Instructions for the task —
Even if a line seems odd, print it as it is, and include every record.

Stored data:
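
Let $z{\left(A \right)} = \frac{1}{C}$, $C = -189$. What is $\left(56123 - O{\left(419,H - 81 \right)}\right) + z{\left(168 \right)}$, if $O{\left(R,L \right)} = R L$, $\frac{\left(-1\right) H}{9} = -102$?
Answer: $- \frac{55675621}{189} \approx -2.9458 \cdot 10^{5}$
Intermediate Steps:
$H = 918$ ($H = \left(-9\right) \left(-102\right) = 918$)
$O{\left(R,L \right)} = L R$
$z{\left(A \right)} = - \frac{1}{189}$ ($z{\left(A \right)} = \frac{1}{-189} = - \frac{1}{189}$)
$\left(56123 - O{\left(419,H - 81 \right)}\right) + z{\left(168 \right)} = \left(56123 - \left(918 - 81\right) 419\right) - \frac{1}{189} = \left(56123 - 837 \cdot 419\right) - \frac{1}{189} = \left(56123 - 350703\right) - \frac{1}{189} = -294580 - \frac{1}{189} = - \frac{55675621}{189}$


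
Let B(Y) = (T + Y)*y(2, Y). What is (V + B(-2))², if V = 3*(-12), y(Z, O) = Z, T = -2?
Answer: 1936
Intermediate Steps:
B(Y) = -4 + 2*Y (B(Y) = (-2 + Y)*2 = -4 + 2*Y)
V = -36
(V + B(-2))² = (-36 + (-4 + 2*(-2)))² = (-36 + (-4 - 4))² = (-36 - 8)² = (-44)² = 1936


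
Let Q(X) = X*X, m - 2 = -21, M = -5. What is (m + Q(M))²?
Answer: 36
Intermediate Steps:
m = -19 (m = 2 - 21 = -19)
Q(X) = X²
(m + Q(M))² = (-19 + (-5)²)² = (-19 + 25)² = 6² = 36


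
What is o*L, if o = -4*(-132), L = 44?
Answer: 23232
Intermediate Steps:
o = 528
o*L = 528*44 = 23232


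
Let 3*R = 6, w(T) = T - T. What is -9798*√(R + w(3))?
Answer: -9798*√2 ≈ -13856.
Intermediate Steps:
w(T) = 0
R = 2 (R = (⅓)*6 = 2)
-9798*√(R + w(3)) = -9798*√(2 + 0) = -9798*√2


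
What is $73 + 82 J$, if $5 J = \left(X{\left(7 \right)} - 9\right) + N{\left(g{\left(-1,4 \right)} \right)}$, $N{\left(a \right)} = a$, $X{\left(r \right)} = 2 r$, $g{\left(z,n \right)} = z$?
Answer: $\frac{693}{5} \approx 138.6$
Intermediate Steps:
$J = \frac{4}{5}$ ($J = \frac{\left(2 \cdot 7 - 9\right) - 1}{5} = \frac{\left(14 - 9\right) - 1}{5} = \frac{5 - 1}{5} = \frac{1}{5} \cdot 4 = \frac{4}{5} \approx 0.8$)
$73 + 82 J = 73 + 82 \cdot \frac{4}{5} = 73 + \frac{328}{5} = \frac{693}{5}$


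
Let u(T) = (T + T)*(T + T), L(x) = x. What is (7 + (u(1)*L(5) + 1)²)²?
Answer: 200704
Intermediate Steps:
u(T) = 4*T² (u(T) = (2*T)*(2*T) = 4*T²)
(7 + (u(1)*L(5) + 1)²)² = (7 + ((4*1²)*5 + 1)²)² = (7 + ((4*1)*5 + 1)²)² = (7 + (4*5 + 1)²)² = (7 + (20 + 1)²)² = (7 + 21²)² = (7 + 441)² = 448² = 200704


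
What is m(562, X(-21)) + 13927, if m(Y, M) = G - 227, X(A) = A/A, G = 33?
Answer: 13733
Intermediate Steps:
X(A) = 1
m(Y, M) = -194 (m(Y, M) = 33 - 227 = -194)
m(562, X(-21)) + 13927 = -194 + 13927 = 13733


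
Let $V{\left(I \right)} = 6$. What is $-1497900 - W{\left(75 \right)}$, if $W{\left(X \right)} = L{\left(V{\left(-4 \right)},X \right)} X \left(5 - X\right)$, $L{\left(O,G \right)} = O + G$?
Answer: $-1072650$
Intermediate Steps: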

Task response —
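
Let $z{\left(A \right)} = \frac{1}{C}$, $C = -189$. What is $\left(56123 - O{\left(419,H - 81 \right)}\right) + z{\left(168 \right)}$, if $O{\left(R,L \right)} = R L$, $\frac{\left(-1\right) H}{9} = -102$?
Answer: $- \frac{55675621}{189} \approx -2.9458 \cdot 10^{5}$
Intermediate Steps:
$H = 918$ ($H = \left(-9\right) \left(-102\right) = 918$)
$O{\left(R,L \right)} = L R$
$z{\left(A \right)} = - \frac{1}{189}$ ($z{\left(A \right)} = \frac{1}{-189} = - \frac{1}{189}$)
$\left(56123 - O{\left(419,H - 81 \right)}\right) + z{\left(168 \right)} = \left(56123 - \left(918 - 81\right) 419\right) - \frac{1}{189} = \left(56123 - 837 \cdot 419\right) - \frac{1}{189} = \left(56123 - 350703\right) - \frac{1}{189} = -294580 - \frac{1}{189} = - \frac{55675621}{189}$


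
Let B(Y) = (T + Y)*y(2, Y). What is (V + B(-2))², if V = 3*(-12), y(Z, O) = Z, T = -2?
Answer: 1936
Intermediate Steps:
B(Y) = -4 + 2*Y (B(Y) = (-2 + Y)*2 = -4 + 2*Y)
V = -36
(V + B(-2))² = (-36 + (-4 + 2*(-2)))² = (-36 + (-4 - 4))² = (-36 - 8)² = (-44)² = 1936


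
Let Q(X) = X*X, m - 2 = -21, M = -5. What is (m + Q(M))²?
Answer: 36
Intermediate Steps:
m = -19 (m = 2 - 21 = -19)
Q(X) = X²
(m + Q(M))² = (-19 + (-5)²)² = (-19 + 25)² = 6² = 36


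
What is o*L, if o = -4*(-132), L = 44?
Answer: 23232
Intermediate Steps:
o = 528
o*L = 528*44 = 23232


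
Let 3*R = 6, w(T) = T - T. What is -9798*√(R + w(3))?
Answer: -9798*√2 ≈ -13856.
Intermediate Steps:
w(T) = 0
R = 2 (R = (⅓)*6 = 2)
-9798*√(R + w(3)) = -9798*√(2 + 0) = -9798*√2


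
What is $73 + 82 J$, if $5 J = \left(X{\left(7 \right)} - 9\right) + N{\left(g{\left(-1,4 \right)} \right)}$, $N{\left(a \right)} = a$, $X{\left(r \right)} = 2 r$, $g{\left(z,n \right)} = z$?
Answer: $\frac{693}{5} \approx 138.6$
Intermediate Steps:
$J = \frac{4}{5}$ ($J = \frac{\left(2 \cdot 7 - 9\right) - 1}{5} = \frac{\left(14 - 9\right) - 1}{5} = \frac{5 - 1}{5} = \frac{1}{5} \cdot 4 = \frac{4}{5} \approx 0.8$)
$73 + 82 J = 73 + 82 \cdot \frac{4}{5} = 73 + \frac{328}{5} = \frac{693}{5}$


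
Let u(T) = (T + T)*(T + T), L(x) = x. What is (7 + (u(1)*L(5) + 1)²)²?
Answer: 200704
Intermediate Steps:
u(T) = 4*T² (u(T) = (2*T)*(2*T) = 4*T²)
(7 + (u(1)*L(5) + 1)²)² = (7 + ((4*1²)*5 + 1)²)² = (7 + ((4*1)*5 + 1)²)² = (7 + (4*5 + 1)²)² = (7 + (20 + 1)²)² = (7 + 21²)² = (7 + 441)² = 448² = 200704


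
What is m(562, X(-21)) + 13927, if m(Y, M) = G - 227, X(A) = A/A, G = 33?
Answer: 13733
Intermediate Steps:
X(A) = 1
m(Y, M) = -194 (m(Y, M) = 33 - 227 = -194)
m(562, X(-21)) + 13927 = -194 + 13927 = 13733


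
Let $V{\left(I \right)} = 6$. What is $-1497900 - W{\left(75 \right)}$, if $W{\left(X \right)} = L{\left(V{\left(-4 \right)},X \right)} X \left(5 - X\right)$, $L{\left(O,G \right)} = O + G$?
Answer: $-1072650$
Intermediate Steps: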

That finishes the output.